• **Your assignment**: Once you find the line containing "For the Miller–Rabin", please retype it and every line after it to the end of the entries, exactly and with nothing added.

--*--

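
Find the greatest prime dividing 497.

497 = 7 · 71
71 is prime.
So 497 = 7 · 71; the largest prime factor is 71.

71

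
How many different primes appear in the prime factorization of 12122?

12122 = 2 · 6061
6061 = 11 · 551
551 = 19 · 29
12122 = 2 · 11 · 19 · 29, which has 4 distinct prime factors.

4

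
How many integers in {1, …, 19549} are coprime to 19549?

19264

Factor: 19549 = 113 · 173.
φ(19549) = (113−1) · (173−1) = 112 · 172 = 19264.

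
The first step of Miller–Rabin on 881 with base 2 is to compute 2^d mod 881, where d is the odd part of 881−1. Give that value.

1

881 − 1 = 880 = 2^4 · 55, so d = 55.
2^1 ≡ 2 (mod 881)
2^2 ≡ 2^2 = 4 ≡ 4 (mod 881)
2^4 ≡ 4^2 = 16 ≡ 16 (mod 881)
2^8 ≡ 16^2 = 256 ≡ 256 (mod 881)
2^16 ≡ 256^2 = 65536 ≡ 342 (mod 881)
2^32 ≡ 342^2 = 116964 ≡ 672 (mod 881)
55 = 32 + 16 + 4 + 2 + 1 in binary powers of 2.
So 2^55 ≡ 672 · 342 · 16 · 4 · 2 ≡ 1 (mod 881).
Since 2^d ≡ 1 (mod 881), base 2 does not prove 881 composite.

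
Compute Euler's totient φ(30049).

29700

Factor: 30049 = 151 · 199.
φ(30049) = (151−1) · (199−1) = 150 · 198 = 29700.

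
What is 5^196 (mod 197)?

1

5^1 ≡ 5 (mod 197)
5^2 ≡ 5^2 = 25 ≡ 25 (mod 197)
5^4 ≡ 25^2 = 625 ≡ 34 (mod 197)
5^8 ≡ 34^2 = 1156 ≡ 171 (mod 197)
5^16 ≡ 171^2 = 29241 ≡ 85 (mod 197)
5^32 ≡ 85^2 = 7225 ≡ 133 (mod 197)
5^64 ≡ 133^2 = 17689 ≡ 156 (mod 197)
5^128 ≡ 156^2 = 24336 ≡ 105 (mod 197)
196 = 128 + 64 + 4 in binary powers of 2.
So 5^196 ≡ 105 · 156 · 34 ≡ 1 (mod 197).
Since the result is 1, base 5 gives no evidence that 197 is composite.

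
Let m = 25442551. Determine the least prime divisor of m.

25442551 is odd.
Digit sum 28, not divisible by 3.
Ends in 1: not divisible by 5.
7: 25442551 = 7·3634650 + 1
11: 25442551 = 11·2312959 + 2
13: 25442551 = 13·1957119 + 4
17: 25442551 = 17·1496620 + 11
19: 25442551 = 19·1339081 + 12
23: 25442551 = 23·1106197 + 20
29: 25442551 = 29·877329 + 10
31: 25442551 = 31·820727 + 14
37: 25442551 = 37·687636 + 19
41: 25442551 = 41·620550 + 1
43: 25442551 = 43·591687 + 10
47: 25442551 = 47·541330 + 41
53: 25442551 = 53·480048 + 7
59: 25442551 = 59·431229 + 40
61: 25442551 = 61·417091

61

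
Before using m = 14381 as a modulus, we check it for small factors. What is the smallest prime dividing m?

14381 is odd.
Digit sum 17, not divisible by 3.
Ends in 1: not divisible by 5.
7: 14381 = 7·2054 + 3
11: 14381 = 11·1307 + 4
13: 14381 = 13·1106 + 3
17: 14381 = 17·845 + 16
19: 14381 = 19·756 + 17
23: 14381 = 23·625 + 6
29: 14381 = 29·495 + 26
31: 14381 = 31·463 + 28
37: 14381 = 37·388 + 25
41: 14381 = 41·350 + 31
43: 14381 = 43·334 + 19
47: 14381 = 47·305 + 46
53: 14381 = 53·271 + 18
59: 14381 = 59·243 + 44
61: 14381 = 61·235 + 46
67: 14381 = 67·214 + 43
71: 14381 = 71·202 + 39
73: 14381 = 73·197

73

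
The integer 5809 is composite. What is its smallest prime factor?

5809 is odd.
Digit sum 22, not divisible by 3.
Ends in 9: not divisible by 5.
7: 5809 = 7·829 + 6
11: 5809 = 11·528 + 1
13: 5809 = 13·446 + 11
17: 5809 = 17·341 + 12
19: 5809 = 19·305 + 14
23: 5809 = 23·252 + 13
29: 5809 = 29·200 + 9
31: 5809 = 31·187 + 12
37: 5809 = 37·157

37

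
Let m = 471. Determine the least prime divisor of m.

3

471 is odd.
Digit sum 12, divisible by 3.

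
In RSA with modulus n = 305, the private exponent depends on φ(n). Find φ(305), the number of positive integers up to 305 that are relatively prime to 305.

240

Factor: 305 = 5 · 61.
φ(305) = (5−1) · (61−1) = 4 · 60 = 240.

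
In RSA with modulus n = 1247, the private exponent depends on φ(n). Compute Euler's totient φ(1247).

1176

Factor: 1247 = 29 · 43.
φ(1247) = (29−1) · (43−1) = 28 · 42 = 1176.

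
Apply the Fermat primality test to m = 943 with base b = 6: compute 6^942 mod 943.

6^1 ≡ 6 (mod 943)
6^2 ≡ 6^2 = 36 ≡ 36 (mod 943)
6^4 ≡ 36^2 = 1296 ≡ 353 (mod 943)
6^8 ≡ 353^2 = 124609 ≡ 133 (mod 943)
6^16 ≡ 133^2 = 17689 ≡ 715 (mod 943)
6^32 ≡ 715^2 = 511225 ≡ 119 (mod 943)
6^64 ≡ 119^2 = 14161 ≡ 16 (mod 943)
6^128 ≡ 16^2 = 256 ≡ 256 (mod 943)
6^256 ≡ 256^2 = 65536 ≡ 469 (mod 943)
6^512 ≡ 469^2 = 219961 ≡ 242 (mod 943)
942 = 512 + 256 + 128 + 32 + 8 + 4 + 2 in binary powers of 2.
So 6^942 ≡ 242 · 469 · 256 · 119 · 133 · 353 · 36 ≡ 210 (mod 943).
Since 210 ≠ 1, base 6 is a Fermat witness: 943 is composite.

210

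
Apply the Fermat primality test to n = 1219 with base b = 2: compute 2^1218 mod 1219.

2^1 ≡ 2 (mod 1219)
2^2 ≡ 2^2 = 4 ≡ 4 (mod 1219)
2^4 ≡ 4^2 = 16 ≡ 16 (mod 1219)
2^8 ≡ 16^2 = 256 ≡ 256 (mod 1219)
2^16 ≡ 256^2 = 65536 ≡ 929 (mod 1219)
2^32 ≡ 929^2 = 863041 ≡ 1208 (mod 1219)
2^64 ≡ 1208^2 = 1459264 ≡ 121 (mod 1219)
2^128 ≡ 121^2 = 14641 ≡ 13 (mod 1219)
2^256 ≡ 13^2 = 169 ≡ 169 (mod 1219)
2^512 ≡ 169^2 = 28561 ≡ 524 (mod 1219)
2^1024 ≡ 524^2 = 274576 ≡ 301 (mod 1219)
1218 = 1024 + 128 + 64 + 2 in binary powers of 2.
So 2^1218 ≡ 301 · 13 · 121 · 4 ≡ 785 (mod 1219).
Since 785 ≠ 1, base 2 is a Fermat witness: 1219 is composite.

785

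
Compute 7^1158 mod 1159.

7^1 ≡ 7 (mod 1159)
7^2 ≡ 7^2 = 49 ≡ 49 (mod 1159)
7^4 ≡ 49^2 = 2401 ≡ 83 (mod 1159)
7^8 ≡ 83^2 = 6889 ≡ 1094 (mod 1159)
7^16 ≡ 1094^2 = 1196836 ≡ 748 (mod 1159)
7^32 ≡ 748^2 = 559504 ≡ 866 (mod 1159)
7^64 ≡ 866^2 = 749956 ≡ 83 (mod 1159)
7^128 ≡ 83^2 = 6889 ≡ 1094 (mod 1159)
7^256 ≡ 1094^2 = 1196836 ≡ 748 (mod 1159)
7^512 ≡ 748^2 = 559504 ≡ 866 (mod 1159)
7^1024 ≡ 866^2 = 749956 ≡ 83 (mod 1159)
1158 = 1024 + 128 + 4 + 2 in binary powers of 2.
So 7^1158 ≡ 83 · 1094 · 83 · 49 ≡ 723 (mod 1159).
Since 723 ≠ 1, base 7 is a Fermat witness: 1159 is composite.

723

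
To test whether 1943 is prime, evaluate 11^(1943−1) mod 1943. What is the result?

11^1 ≡ 11 (mod 1943)
11^2 ≡ 11^2 = 121 ≡ 121 (mod 1943)
11^4 ≡ 121^2 = 14641 ≡ 1040 (mod 1943)
11^8 ≡ 1040^2 = 1081600 ≡ 1292 (mod 1943)
11^16 ≡ 1292^2 = 1669264 ≡ 227 (mod 1943)
11^32 ≡ 227^2 = 51529 ≡ 1011 (mod 1943)
11^64 ≡ 1011^2 = 1022121 ≡ 103 (mod 1943)
11^128 ≡ 103^2 = 10609 ≡ 894 (mod 1943)
11^256 ≡ 894^2 = 799236 ≡ 663 (mod 1943)
11^512 ≡ 663^2 = 439569 ≡ 451 (mod 1943)
11^1024 ≡ 451^2 = 203401 ≡ 1329 (mod 1943)
1942 = 1024 + 512 + 256 + 128 + 16 + 4 + 2 in binary powers of 2.
So 11^1942 ≡ 1329 · 451 · 663 · 894 · 227 · 1040 · 121 ≡ 138 (mod 1943).
Since 138 ≠ 1, base 11 is a Fermat witness: 1943 is composite.

138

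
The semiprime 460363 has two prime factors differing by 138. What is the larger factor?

Since p = q + 138, we have 460363 = q(q + 138), so q² + 138q − 460363 = 0.
Discriminant: 138² + 4·460363 = 19044 + 1841452 = 1860496; √1860496 = 1364.
q = (−138 + 1364)/2 = 613, and p = q + 138 = 751.
Check: 613 · 751 = 460363.

751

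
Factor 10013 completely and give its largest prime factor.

10013 = 17 · 589
589 = 19 · 31
31 is prime.
So 10013 = 17 · 19 · 31; the largest prime factor is 31.

31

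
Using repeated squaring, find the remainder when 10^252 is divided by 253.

177

10^1 ≡ 10 (mod 253)
10^2 ≡ 10^2 = 100 ≡ 100 (mod 253)
10^4 ≡ 100^2 = 10000 ≡ 133 (mod 253)
10^8 ≡ 133^2 = 17689 ≡ 232 (mod 253)
10^16 ≡ 232^2 = 53824 ≡ 188 (mod 253)
10^32 ≡ 188^2 = 35344 ≡ 177 (mod 253)
10^64 ≡ 177^2 = 31329 ≡ 210 (mod 253)
10^128 ≡ 210^2 = 44100 ≡ 78 (mod 253)
252 = 128 + 64 + 32 + 16 + 8 + 4 in binary powers of 2.
So 10^252 ≡ 78 · 210 · 177 · 188 · 232 · 133 ≡ 177 (mod 253).
Since 177 ≠ 1, base 10 is a Fermat witness: 253 is composite.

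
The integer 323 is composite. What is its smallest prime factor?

17

323 is odd.
Digit sum 8, not divisible by 3.
Ends in 3: not divisible by 5.
7: 323 = 7·46 + 1
11: 323 = 11·29 + 4
13: 323 = 13·24 + 11
17: 323 = 17·19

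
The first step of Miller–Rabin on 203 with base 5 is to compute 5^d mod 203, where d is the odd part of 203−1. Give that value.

203 − 1 = 202 = 2^1 · 101, so d = 101.
5^1 ≡ 5 (mod 203)
5^2 ≡ 5^2 = 25 ≡ 25 (mod 203)
5^4 ≡ 25^2 = 625 ≡ 16 (mod 203)
5^8 ≡ 16^2 = 256 ≡ 53 (mod 203)
5^16 ≡ 53^2 = 2809 ≡ 170 (mod 203)
5^32 ≡ 170^2 = 28900 ≡ 74 (mod 203)
5^64 ≡ 74^2 = 5476 ≡ 198 (mod 203)
101 = 64 + 32 + 4 + 1 in binary powers of 2.
So 5^101 ≡ 198 · 74 · 16 · 5 ≡ 38 (mod 203).
Squaring chain: 38; never reaches −1, so base 5 is a Miller–Rabin witness that 203 is composite.

38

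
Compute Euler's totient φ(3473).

3300

Factor: 3473 = 23 · 151.
φ(3473) = (23−1) · (151−1) = 22 · 150 = 3300.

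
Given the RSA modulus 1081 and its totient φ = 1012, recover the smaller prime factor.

23

φ(n) = (p−1)(q−1) = n − (p+q) + 1, so p + q = 1081 − 1012 + 1 = 70.
p and q are the roots of t² − 70t + 1081 = 0.
Discriminant: 70² − 4·1081 = 4900 − 4324 = 576; √576 = 24.
q = (70 − 24)/2 = 23, p = (70 + 24)/2 = 47.
Check: 23 · 47 = 1081.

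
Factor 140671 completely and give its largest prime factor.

140671 = 41 · 3431
3431 = 47 · 73
73 is prime.
So 140671 = 41 · 47 · 73; the largest prime factor is 73.

73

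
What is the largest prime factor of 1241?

1241 = 17 · 73
73 is prime.
So 1241 = 17 · 73; the largest prime factor is 73.

73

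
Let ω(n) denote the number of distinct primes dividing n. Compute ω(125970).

125970 = 2 · 62985
62985 = 3 · 20995
20995 = 5 · 4199
4199 = 13 · 323
323 = 17 · 19
125970 = 2 · 3 · 5 · 13 · 17 · 19, which has 6 distinct prime factors.

6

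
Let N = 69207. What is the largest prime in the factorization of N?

59

69207 = 3 · 23069
23069 = 17 · 1357
1357 = 23 · 59
59 is prime.
So 69207 = 3 · 17 · 23 · 59; the largest prime factor is 59.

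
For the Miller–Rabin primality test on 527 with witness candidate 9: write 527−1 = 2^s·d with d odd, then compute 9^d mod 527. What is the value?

121

527 − 1 = 526 = 2^1 · 263, so d = 263.
9^1 ≡ 9 (mod 527)
9^2 ≡ 9^2 = 81 ≡ 81 (mod 527)
9^4 ≡ 81^2 = 6561 ≡ 237 (mod 527)
9^8 ≡ 237^2 = 56169 ≡ 307 (mod 527)
9^16 ≡ 307^2 = 94249 ≡ 443 (mod 527)
9^32 ≡ 443^2 = 196249 ≡ 205 (mod 527)
9^64 ≡ 205^2 = 42025 ≡ 392 (mod 527)
9^128 ≡ 392^2 = 153664 ≡ 307 (mod 527)
9^256 ≡ 307^2 = 94249 ≡ 443 (mod 527)
263 = 256 + 4 + 2 + 1 in binary powers of 2.
So 9^263 ≡ 443 · 237 · 81 · 9 ≡ 121 (mod 527).
Squaring chain: 121; never reaches −1, so base 9 is a Miller–Rabin witness that 527 is composite.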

--*--

• **Exercise answer**:
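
For the Miller–Rabin primality test on 527 with witness candidate 9: write 527−1 = 2^s·d with d odd, then compute 9^d mod 527. What is the value?

121

527 − 1 = 526 = 2^1 · 263, so d = 263.
9^1 ≡ 9 (mod 527)
9^2 ≡ 9^2 = 81 ≡ 81 (mod 527)
9^4 ≡ 81^2 = 6561 ≡ 237 (mod 527)
9^8 ≡ 237^2 = 56169 ≡ 307 (mod 527)
9^16 ≡ 307^2 = 94249 ≡ 443 (mod 527)
9^32 ≡ 443^2 = 196249 ≡ 205 (mod 527)
9^64 ≡ 205^2 = 42025 ≡ 392 (mod 527)
9^128 ≡ 392^2 = 153664 ≡ 307 (mod 527)
9^256 ≡ 307^2 = 94249 ≡ 443 (mod 527)
263 = 256 + 4 + 2 + 1 in binary powers of 2.
So 9^263 ≡ 443 · 237 · 81 · 9 ≡ 121 (mod 527).
Squaring chain: 121; never reaches −1, so base 9 is a Miller–Rabin witness that 527 is composite.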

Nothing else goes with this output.